**Goal of the exercise**
Word for word, repeat each entry that follows.

**** Data records ****

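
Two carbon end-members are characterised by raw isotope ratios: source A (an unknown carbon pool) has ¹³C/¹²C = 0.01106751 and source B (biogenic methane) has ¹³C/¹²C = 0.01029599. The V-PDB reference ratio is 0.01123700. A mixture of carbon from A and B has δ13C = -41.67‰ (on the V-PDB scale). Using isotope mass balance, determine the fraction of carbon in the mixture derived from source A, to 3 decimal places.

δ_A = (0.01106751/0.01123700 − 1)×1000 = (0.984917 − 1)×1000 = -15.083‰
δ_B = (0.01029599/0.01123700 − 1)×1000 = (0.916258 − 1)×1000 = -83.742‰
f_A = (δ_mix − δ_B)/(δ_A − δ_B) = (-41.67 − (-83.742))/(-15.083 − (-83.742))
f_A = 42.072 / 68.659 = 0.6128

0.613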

****

**Response**
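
Two carbon end-members are characterised by raw isotope ratios: source A (an unknown carbon pool) has ¹³C/¹²C = 0.01106751 and source B (biogenic methane) has ¹³C/¹²C = 0.01029599. The V-PDB reference ratio is 0.01123700. A mixture of carbon from A and B has δ13C = -41.67‰ (on the V-PDB scale). Using isotope mass balance, determine the fraction of carbon in the mixture derived from source A, to 3 decimal places.

δ_A = (0.01106751/0.01123700 − 1)×1000 = (0.984917 − 1)×1000 = -15.083‰
δ_B = (0.01029599/0.01123700 − 1)×1000 = (0.916258 − 1)×1000 = -83.742‰
f_A = (δ_mix − δ_B)/(δ_A − δ_B) = (-41.67 − (-83.742))/(-15.083 − (-83.742))
f_A = 42.072 / 68.659 = 0.6128

0.613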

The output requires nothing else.